Stored items:
☆ ☆ ☆

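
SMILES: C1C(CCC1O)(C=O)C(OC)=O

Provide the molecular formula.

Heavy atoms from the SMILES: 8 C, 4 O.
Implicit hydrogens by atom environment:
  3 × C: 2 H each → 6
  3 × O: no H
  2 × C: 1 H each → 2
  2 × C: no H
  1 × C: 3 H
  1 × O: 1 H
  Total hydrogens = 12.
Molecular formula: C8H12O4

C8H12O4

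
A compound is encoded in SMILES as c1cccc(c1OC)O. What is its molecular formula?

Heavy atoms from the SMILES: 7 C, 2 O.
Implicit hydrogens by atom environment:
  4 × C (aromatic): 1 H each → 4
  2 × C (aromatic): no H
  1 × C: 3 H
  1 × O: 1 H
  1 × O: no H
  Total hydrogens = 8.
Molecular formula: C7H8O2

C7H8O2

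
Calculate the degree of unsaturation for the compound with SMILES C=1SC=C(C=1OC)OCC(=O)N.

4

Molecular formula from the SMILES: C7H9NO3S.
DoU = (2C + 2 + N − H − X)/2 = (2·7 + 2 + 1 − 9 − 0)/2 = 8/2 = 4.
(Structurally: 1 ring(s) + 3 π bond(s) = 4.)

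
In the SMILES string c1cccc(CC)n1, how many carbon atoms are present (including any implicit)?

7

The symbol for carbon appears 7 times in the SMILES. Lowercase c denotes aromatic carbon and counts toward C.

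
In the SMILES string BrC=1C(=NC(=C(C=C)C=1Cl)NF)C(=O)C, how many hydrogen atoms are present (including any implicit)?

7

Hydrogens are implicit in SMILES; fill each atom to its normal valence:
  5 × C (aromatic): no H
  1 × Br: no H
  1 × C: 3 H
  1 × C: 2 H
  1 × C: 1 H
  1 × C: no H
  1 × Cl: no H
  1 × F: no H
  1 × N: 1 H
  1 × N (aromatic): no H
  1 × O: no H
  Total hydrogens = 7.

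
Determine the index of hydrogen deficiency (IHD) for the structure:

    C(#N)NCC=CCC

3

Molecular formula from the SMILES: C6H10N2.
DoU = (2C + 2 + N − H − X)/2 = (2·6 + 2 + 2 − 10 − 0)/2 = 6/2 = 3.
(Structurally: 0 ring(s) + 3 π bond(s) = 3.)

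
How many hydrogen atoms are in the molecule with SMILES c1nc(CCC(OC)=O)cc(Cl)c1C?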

☆ ☆ ☆

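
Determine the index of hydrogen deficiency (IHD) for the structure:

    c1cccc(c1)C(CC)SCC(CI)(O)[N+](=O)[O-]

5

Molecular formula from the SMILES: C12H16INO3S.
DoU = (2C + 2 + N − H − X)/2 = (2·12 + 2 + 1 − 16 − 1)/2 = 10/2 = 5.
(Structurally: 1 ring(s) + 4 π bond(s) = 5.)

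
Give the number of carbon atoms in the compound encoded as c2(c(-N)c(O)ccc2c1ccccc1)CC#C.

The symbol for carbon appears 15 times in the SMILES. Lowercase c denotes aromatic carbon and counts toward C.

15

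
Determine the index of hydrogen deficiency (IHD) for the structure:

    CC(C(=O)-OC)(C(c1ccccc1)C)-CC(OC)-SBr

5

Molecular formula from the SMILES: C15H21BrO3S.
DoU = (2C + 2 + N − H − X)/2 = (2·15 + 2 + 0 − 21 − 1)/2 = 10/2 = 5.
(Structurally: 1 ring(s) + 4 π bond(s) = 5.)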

☆ ☆ ☆

• Your goal
Beginning with the line above that contains "C(#N)NCC=CCC", copy each line exactly up to and including the line that contains "How many hydrogen atoms are in", and go no further.

• Answer for the task
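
    C(#N)NCC=CCC

3

Molecular formula from the SMILES: C6H10N2.
DoU = (2C + 2 + N − H − X)/2 = (2·6 + 2 + 2 − 10 − 0)/2 = 6/2 = 3.
(Structurally: 0 ring(s) + 3 π bond(s) = 3.)

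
How many hydrogen atoms are in the molecule with SMILES c1nc(CCC(OC)=O)cc(Cl)c1C?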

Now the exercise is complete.